- [Try it] Provide only the number of lines in the records below that contain "chefs".

- [Records to use]
----
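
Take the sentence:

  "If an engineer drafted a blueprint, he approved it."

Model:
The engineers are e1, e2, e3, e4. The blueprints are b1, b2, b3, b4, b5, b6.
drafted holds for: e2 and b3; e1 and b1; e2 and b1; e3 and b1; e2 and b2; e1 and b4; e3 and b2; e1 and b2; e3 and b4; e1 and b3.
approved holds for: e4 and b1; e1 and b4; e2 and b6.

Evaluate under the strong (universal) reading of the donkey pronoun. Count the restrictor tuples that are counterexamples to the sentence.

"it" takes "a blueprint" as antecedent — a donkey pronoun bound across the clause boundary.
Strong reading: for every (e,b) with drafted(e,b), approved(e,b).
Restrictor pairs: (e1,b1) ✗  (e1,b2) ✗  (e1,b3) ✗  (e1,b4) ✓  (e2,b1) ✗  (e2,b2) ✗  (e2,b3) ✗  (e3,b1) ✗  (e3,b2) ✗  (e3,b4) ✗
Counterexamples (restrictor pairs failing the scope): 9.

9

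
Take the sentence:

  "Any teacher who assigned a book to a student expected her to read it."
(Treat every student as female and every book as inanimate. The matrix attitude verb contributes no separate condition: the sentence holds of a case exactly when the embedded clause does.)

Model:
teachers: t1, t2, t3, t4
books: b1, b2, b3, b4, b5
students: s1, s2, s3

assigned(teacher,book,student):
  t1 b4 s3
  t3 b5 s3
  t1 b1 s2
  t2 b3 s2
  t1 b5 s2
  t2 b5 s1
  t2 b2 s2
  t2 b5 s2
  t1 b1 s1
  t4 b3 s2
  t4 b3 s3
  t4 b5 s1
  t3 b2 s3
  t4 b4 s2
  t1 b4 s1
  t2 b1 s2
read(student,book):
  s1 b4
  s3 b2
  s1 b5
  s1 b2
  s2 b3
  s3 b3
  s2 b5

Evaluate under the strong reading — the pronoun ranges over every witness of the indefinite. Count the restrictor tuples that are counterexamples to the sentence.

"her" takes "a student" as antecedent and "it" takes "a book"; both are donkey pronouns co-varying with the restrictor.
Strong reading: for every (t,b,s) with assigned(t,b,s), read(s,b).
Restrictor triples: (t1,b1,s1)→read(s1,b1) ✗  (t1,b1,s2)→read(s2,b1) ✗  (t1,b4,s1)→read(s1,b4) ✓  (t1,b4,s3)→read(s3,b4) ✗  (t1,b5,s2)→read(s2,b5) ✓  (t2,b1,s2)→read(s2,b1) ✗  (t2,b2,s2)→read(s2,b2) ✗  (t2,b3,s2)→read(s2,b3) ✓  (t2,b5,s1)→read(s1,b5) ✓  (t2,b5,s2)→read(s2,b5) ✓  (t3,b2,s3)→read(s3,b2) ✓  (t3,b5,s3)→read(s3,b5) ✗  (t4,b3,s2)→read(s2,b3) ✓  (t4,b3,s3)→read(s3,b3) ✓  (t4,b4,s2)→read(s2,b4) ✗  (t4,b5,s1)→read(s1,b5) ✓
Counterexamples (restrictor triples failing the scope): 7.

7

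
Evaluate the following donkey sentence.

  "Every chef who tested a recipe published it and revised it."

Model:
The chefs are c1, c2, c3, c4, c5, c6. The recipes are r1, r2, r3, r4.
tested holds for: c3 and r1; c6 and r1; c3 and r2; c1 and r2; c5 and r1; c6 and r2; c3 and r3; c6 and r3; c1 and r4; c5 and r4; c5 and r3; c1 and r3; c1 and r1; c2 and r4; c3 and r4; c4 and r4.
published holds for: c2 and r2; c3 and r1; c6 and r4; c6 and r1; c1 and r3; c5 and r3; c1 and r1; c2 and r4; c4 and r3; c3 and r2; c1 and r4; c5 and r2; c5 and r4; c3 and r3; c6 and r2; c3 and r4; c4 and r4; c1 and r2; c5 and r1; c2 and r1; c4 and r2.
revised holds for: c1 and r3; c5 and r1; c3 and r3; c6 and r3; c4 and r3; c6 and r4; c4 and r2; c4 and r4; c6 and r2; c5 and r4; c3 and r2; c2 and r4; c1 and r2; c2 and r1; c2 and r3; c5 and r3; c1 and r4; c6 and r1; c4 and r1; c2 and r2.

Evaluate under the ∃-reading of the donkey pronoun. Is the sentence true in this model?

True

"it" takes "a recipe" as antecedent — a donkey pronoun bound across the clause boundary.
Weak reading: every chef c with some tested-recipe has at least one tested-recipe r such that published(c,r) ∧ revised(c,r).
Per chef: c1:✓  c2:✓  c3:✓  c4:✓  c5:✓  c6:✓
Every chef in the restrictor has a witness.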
----
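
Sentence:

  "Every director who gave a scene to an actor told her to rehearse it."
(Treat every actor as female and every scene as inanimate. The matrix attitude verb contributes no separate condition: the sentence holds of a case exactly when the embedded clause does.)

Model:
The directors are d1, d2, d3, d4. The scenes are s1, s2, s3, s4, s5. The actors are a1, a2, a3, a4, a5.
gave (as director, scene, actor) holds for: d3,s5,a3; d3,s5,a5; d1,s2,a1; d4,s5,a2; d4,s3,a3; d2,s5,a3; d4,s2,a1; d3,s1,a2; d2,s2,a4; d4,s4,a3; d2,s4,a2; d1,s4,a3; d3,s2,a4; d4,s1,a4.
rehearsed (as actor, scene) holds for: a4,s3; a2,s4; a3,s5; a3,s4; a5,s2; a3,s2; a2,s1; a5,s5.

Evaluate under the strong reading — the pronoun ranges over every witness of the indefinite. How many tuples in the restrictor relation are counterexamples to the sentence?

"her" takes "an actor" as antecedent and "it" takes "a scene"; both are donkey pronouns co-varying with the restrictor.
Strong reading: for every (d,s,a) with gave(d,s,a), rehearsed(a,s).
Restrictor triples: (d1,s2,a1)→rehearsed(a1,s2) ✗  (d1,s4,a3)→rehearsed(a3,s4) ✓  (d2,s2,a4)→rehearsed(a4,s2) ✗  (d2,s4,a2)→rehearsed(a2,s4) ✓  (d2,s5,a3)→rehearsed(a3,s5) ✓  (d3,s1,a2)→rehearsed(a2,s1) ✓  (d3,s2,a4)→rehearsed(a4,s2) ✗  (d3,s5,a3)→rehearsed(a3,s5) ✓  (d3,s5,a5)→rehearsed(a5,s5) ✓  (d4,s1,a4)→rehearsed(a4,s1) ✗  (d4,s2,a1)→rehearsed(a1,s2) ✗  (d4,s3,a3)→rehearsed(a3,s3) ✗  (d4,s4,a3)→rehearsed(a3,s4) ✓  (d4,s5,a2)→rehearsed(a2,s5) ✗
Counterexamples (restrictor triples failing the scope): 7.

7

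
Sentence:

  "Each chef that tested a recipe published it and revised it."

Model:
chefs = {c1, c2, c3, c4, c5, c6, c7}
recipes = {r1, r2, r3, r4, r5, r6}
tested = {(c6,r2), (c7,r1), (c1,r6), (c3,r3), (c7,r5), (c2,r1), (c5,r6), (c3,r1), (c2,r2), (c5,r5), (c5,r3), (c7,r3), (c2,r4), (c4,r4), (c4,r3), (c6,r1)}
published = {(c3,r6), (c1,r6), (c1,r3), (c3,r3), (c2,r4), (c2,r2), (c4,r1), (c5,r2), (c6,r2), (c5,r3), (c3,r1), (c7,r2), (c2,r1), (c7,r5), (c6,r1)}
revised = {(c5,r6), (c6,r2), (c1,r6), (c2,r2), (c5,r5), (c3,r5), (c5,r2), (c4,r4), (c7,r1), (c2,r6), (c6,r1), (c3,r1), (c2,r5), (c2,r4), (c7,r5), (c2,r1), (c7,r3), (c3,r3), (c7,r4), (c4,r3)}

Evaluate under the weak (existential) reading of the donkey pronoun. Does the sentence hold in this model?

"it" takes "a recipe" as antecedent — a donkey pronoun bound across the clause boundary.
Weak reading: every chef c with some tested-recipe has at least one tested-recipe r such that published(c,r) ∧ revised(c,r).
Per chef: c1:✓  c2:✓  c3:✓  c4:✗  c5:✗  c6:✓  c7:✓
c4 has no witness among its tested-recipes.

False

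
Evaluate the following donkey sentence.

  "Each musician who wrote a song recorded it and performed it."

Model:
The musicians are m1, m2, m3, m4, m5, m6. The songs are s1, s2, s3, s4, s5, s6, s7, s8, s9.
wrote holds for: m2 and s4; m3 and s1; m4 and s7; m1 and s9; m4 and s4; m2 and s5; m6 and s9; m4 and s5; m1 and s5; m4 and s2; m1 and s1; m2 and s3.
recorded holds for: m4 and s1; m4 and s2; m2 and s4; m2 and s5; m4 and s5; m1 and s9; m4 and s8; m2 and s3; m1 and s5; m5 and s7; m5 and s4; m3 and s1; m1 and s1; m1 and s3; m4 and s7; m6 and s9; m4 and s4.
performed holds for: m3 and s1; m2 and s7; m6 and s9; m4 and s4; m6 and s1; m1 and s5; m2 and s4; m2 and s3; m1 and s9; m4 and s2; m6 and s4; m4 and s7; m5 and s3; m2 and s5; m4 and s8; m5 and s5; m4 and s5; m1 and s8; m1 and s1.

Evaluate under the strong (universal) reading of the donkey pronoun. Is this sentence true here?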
----
- [Reply to the task] 2